THE TASK => Line by line, retype the data exactly as it is given.

====

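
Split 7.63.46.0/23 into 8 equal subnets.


New prefix = 23 + 3 = 26
Each subnet has 64 addresses
  7.63.46.0/26
  7.63.46.64/26
  7.63.46.128/26
  7.63.46.192/26
  7.63.47.0/26
  7.63.47.64/26
  7.63.47.128/26
  7.63.47.192/26
Subnets: 7.63.46.0/26, 7.63.46.64/26, 7.63.46.128/26, 7.63.46.192/26, 7.63.47.0/26, 7.63.47.64/26, 7.63.47.128/26, 7.63.47.192/26


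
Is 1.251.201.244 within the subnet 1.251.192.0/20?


Subnet network: 1.251.192.0
Test IP AND mask: 1.251.192.0
Yes, 1.251.201.244 is in 1.251.192.0/20


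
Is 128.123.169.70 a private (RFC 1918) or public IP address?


RFC 1918 private ranges:
  10.0.0.0/8 (10.0.0.0 - 10.255.255.255)
  172.16.0.0/12 (172.16.0.0 - 172.31.255.255)
  192.168.0.0/16 (192.168.0.0 - 192.168.255.255)
Public (not in any RFC 1918 range)


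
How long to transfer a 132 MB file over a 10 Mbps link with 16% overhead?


Effective throughput = 10 * (1 - 16/100) = 8.4 Mbps
File size in Mb = 132 * 8 = 1056 Mb
Time = 1056 / 8.4
Time = 125.7143 seconds


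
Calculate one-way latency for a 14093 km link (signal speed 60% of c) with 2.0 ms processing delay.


Speed = 0.6 * 3e5 km/s = 180000 km/s
Propagation delay = 14093 / 180000 = 0.0783 s = 78.2944 ms
Processing delay = 2.0 ms
Total one-way latency = 80.2944 ms


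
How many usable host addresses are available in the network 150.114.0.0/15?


Host bits = 32 - 15 = 17
Total addresses = 2^17 = 131072
Usable = total - 2 (network and broadcast)
Usable hosts: 131070


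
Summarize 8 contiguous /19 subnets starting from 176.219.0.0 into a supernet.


Original prefix: /19
Number of subnets: 8 = 2^3
New prefix = 19 - 3 = 16
Supernet: 176.219.0.0/16


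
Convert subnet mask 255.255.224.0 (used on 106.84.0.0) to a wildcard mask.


Subnet mask: 255.255.224.0
Wildcard = 255.255.255.255 - subnet mask
255 - 255 = 0
255 - 255 = 0
255 - 224 = 31
255 - 0 = 255
Wildcard: 0.0.31.255


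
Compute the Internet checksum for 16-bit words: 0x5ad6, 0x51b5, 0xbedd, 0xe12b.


Sum all words (with carry folding):
+ 0x5ad6 = 0x5ad6
+ 0x51b5 = 0xac8b
+ 0xbedd = 0x6b69
+ 0xe12b = 0x4c95
One's complement: ~0x4c95
Checksum = 0xb36a


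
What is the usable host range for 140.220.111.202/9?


Network: 140.128.0.0
Broadcast: 140.255.255.255
First usable = network + 1
Last usable = broadcast - 1
Range: 140.128.0.1 to 140.255.255.254


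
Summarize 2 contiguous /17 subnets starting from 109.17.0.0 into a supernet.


Original prefix: /17
Number of subnets: 2 = 2^1
New prefix = 17 - 1 = 16
Supernet: 109.17.0.0/16


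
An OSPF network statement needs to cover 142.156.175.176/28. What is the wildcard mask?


Subnet mask: 255.255.255.240
Wildcard = 255.255.255.255 - subnet mask
255 - 255 = 0
255 - 255 = 0
255 - 255 = 0
255 - 240 = 15
Wildcard: 0.0.0.15


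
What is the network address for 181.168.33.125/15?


IP:   10110101.10101000.00100001.01111101
Mask: 11111111.11111110.00000000.00000000
AND operation:
Net:  10110101.10101000.00000000.00000000
Network: 181.168.0.0/15


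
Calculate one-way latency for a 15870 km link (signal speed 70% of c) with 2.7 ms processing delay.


Speed = 0.7 * 3e5 km/s = 210000 km/s
Propagation delay = 15870 / 210000 = 0.0756 s = 75.5714 ms
Processing delay = 2.7 ms
Total one-way latency = 78.2714 ms


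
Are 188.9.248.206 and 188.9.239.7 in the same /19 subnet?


Mask: 255.255.224.0
188.9.248.206 AND mask = 188.9.224.0
188.9.239.7 AND mask = 188.9.224.0
Yes, same subnet (188.9.224.0)


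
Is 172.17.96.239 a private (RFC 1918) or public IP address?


RFC 1918 private ranges:
  10.0.0.0/8 (10.0.0.0 - 10.255.255.255)
  172.16.0.0/12 (172.16.0.0 - 172.31.255.255)
  192.168.0.0/16 (192.168.0.0 - 192.168.255.255)
Private (in 172.16.0.0/12)


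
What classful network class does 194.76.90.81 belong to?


First octet: 194
Binary: 11000010
110xxxxx -> Class C (192-223)
Class C, default mask 255.255.255.0 (/24)


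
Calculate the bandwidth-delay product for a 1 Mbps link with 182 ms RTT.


BDP = bandwidth * RTT
= 1 Mbps * 182 ms
= 1 * 1e6 * 182 / 1000 bits
= 182000 bits
= 22750 bytes
= 22.2168 KB
BDP = 182000 bits (22750 bytes)


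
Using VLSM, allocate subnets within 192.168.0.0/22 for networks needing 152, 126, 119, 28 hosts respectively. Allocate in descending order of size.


152 hosts -> /24 (254 usable): 192.168.0.0/24
126 hosts -> /25 (126 usable): 192.168.1.0/25
119 hosts -> /25 (126 usable): 192.168.1.128/25
28 hosts -> /27 (30 usable): 192.168.2.0/27
Allocation: 192.168.0.0/24 (152 hosts, 254 usable); 192.168.1.0/25 (126 hosts, 126 usable); 192.168.1.128/25 (119 hosts, 126 usable); 192.168.2.0/27 (28 hosts, 30 usable)


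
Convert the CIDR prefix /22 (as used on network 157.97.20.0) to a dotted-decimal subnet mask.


/22 means 22 network bits, 10 host bits
Binary: 11111111111111111111110000000000
Mask: 255.255.252.0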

====

REPLY =>
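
Split 7.63.46.0/23 into 8 equal subnets.


New prefix = 23 + 3 = 26
Each subnet has 64 addresses
  7.63.46.0/26
  7.63.46.64/26
  7.63.46.128/26
  7.63.46.192/26
  7.63.47.0/26
  7.63.47.64/26
  7.63.47.128/26
  7.63.47.192/26
Subnets: 7.63.46.0/26, 7.63.46.64/26, 7.63.46.128/26, 7.63.46.192/26, 7.63.47.0/26, 7.63.47.64/26, 7.63.47.128/26, 7.63.47.192/26


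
Is 1.251.201.244 within the subnet 1.251.192.0/20?


Subnet network: 1.251.192.0
Test IP AND mask: 1.251.192.0
Yes, 1.251.201.244 is in 1.251.192.0/20


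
Is 128.123.169.70 a private (RFC 1918) or public IP address?


RFC 1918 private ranges:
  10.0.0.0/8 (10.0.0.0 - 10.255.255.255)
  172.16.0.0/12 (172.16.0.0 - 172.31.255.255)
  192.168.0.0/16 (192.168.0.0 - 192.168.255.255)
Public (not in any RFC 1918 range)


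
How long to transfer a 132 MB file over a 10 Mbps link with 16% overhead?


Effective throughput = 10 * (1 - 16/100) = 8.4 Mbps
File size in Mb = 132 * 8 = 1056 Mb
Time = 1056 / 8.4
Time = 125.7143 seconds


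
Calculate one-way latency for a 14093 km link (signal speed 60% of c) with 2.0 ms processing delay.


Speed = 0.6 * 3e5 km/s = 180000 km/s
Propagation delay = 14093 / 180000 = 0.0783 s = 78.2944 ms
Processing delay = 2.0 ms
Total one-way latency = 80.2944 ms


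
How many usable host addresses are available in the network 150.114.0.0/15?


Host bits = 32 - 15 = 17
Total addresses = 2^17 = 131072
Usable = total - 2 (network and broadcast)
Usable hosts: 131070


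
Summarize 8 contiguous /19 subnets starting from 176.219.0.0 into a supernet.


Original prefix: /19
Number of subnets: 8 = 2^3
New prefix = 19 - 3 = 16
Supernet: 176.219.0.0/16


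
Convert subnet mask 255.255.224.0 (used on 106.84.0.0) to a wildcard mask.


Subnet mask: 255.255.224.0
Wildcard = 255.255.255.255 - subnet mask
255 - 255 = 0
255 - 255 = 0
255 - 224 = 31
255 - 0 = 255
Wildcard: 0.0.31.255


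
Compute the Internet checksum for 16-bit words: 0x5ad6, 0x51b5, 0xbedd, 0xe12b.


Sum all words (with carry folding):
+ 0x5ad6 = 0x5ad6
+ 0x51b5 = 0xac8b
+ 0xbedd = 0x6b69
+ 0xe12b = 0x4c95
One's complement: ~0x4c95
Checksum = 0xb36a


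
What is the usable host range for 140.220.111.202/9?


Network: 140.128.0.0
Broadcast: 140.255.255.255
First usable = network + 1
Last usable = broadcast - 1
Range: 140.128.0.1 to 140.255.255.254


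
Summarize 2 contiguous /17 subnets starting from 109.17.0.0 into a supernet.


Original prefix: /17
Number of subnets: 2 = 2^1
New prefix = 17 - 1 = 16
Supernet: 109.17.0.0/16


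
An OSPF network statement needs to cover 142.156.175.176/28. What is the wildcard mask?


Subnet mask: 255.255.255.240
Wildcard = 255.255.255.255 - subnet mask
255 - 255 = 0
255 - 255 = 0
255 - 255 = 0
255 - 240 = 15
Wildcard: 0.0.0.15


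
What is the network address for 181.168.33.125/15?


IP:   10110101.10101000.00100001.01111101
Mask: 11111111.11111110.00000000.00000000
AND operation:
Net:  10110101.10101000.00000000.00000000
Network: 181.168.0.0/15


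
Calculate one-way latency for a 15870 km link (signal speed 70% of c) with 2.7 ms processing delay.


Speed = 0.7 * 3e5 km/s = 210000 km/s
Propagation delay = 15870 / 210000 = 0.0756 s = 75.5714 ms
Processing delay = 2.7 ms
Total one-way latency = 78.2714 ms


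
Are 188.9.248.206 and 188.9.239.7 in the same /19 subnet?


Mask: 255.255.224.0
188.9.248.206 AND mask = 188.9.224.0
188.9.239.7 AND mask = 188.9.224.0
Yes, same subnet (188.9.224.0)


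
Is 172.17.96.239 a private (RFC 1918) or public IP address?


RFC 1918 private ranges:
  10.0.0.0/8 (10.0.0.0 - 10.255.255.255)
  172.16.0.0/12 (172.16.0.0 - 172.31.255.255)
  192.168.0.0/16 (192.168.0.0 - 192.168.255.255)
Private (in 172.16.0.0/12)


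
What classful network class does 194.76.90.81 belong to?


First octet: 194
Binary: 11000010
110xxxxx -> Class C (192-223)
Class C, default mask 255.255.255.0 (/24)


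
Calculate the bandwidth-delay product for a 1 Mbps link with 182 ms RTT.


BDP = bandwidth * RTT
= 1 Mbps * 182 ms
= 1 * 1e6 * 182 / 1000 bits
= 182000 bits
= 22750 bytes
= 22.2168 KB
BDP = 182000 bits (22750 bytes)


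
Using VLSM, allocate subnets within 192.168.0.0/22 for networks needing 152, 126, 119, 28 hosts respectively. Allocate in descending order of size.


152 hosts -> /24 (254 usable): 192.168.0.0/24
126 hosts -> /25 (126 usable): 192.168.1.0/25
119 hosts -> /25 (126 usable): 192.168.1.128/25
28 hosts -> /27 (30 usable): 192.168.2.0/27
Allocation: 192.168.0.0/24 (152 hosts, 254 usable); 192.168.1.0/25 (126 hosts, 126 usable); 192.168.1.128/25 (119 hosts, 126 usable); 192.168.2.0/27 (28 hosts, 30 usable)


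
Convert the CIDR prefix /22 (as used on network 157.97.20.0) to a dotted-decimal subnet mask.


/22 means 22 network bits, 10 host bits
Binary: 11111111111111111111110000000000
Mask: 255.255.252.0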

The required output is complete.